→ **What is expected**
Retyping the records exactly, down to the last line, is the whole job.

→ **Data for processing**
################

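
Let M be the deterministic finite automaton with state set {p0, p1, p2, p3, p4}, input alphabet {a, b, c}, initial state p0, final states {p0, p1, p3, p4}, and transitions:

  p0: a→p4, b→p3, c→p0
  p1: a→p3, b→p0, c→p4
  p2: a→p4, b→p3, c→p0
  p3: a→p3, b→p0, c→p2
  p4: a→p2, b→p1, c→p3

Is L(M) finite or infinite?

infinite

State p0 is reachable from the start and can reach an accepting state, and it lies on the cycle p0 → p0.
Traversing that cycle any number of times yields accepted strings of unbounded length, so the language is infinite.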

################

→ **Your response**
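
Let M be the deterministic finite automaton with state set {p0, p1, p2, p3, p4}, input alphabet {a, b, c}, initial state p0, final states {p0, p1, p3, p4}, and transitions:

  p0: a→p4, b→p3, c→p0
  p1: a→p3, b→p0, c→p4
  p2: a→p4, b→p3, c→p0
  p3: a→p3, b→p0, c→p2
  p4: a→p2, b→p1, c→p3

Is L(M) finite or infinite?

infinite

State p0 is reachable from the start and can reach an accepting state, and it lies on the cycle p0 → p0.
Traversing that cycle any number of times yields accepted strings of unbounded length, so the language is infinite.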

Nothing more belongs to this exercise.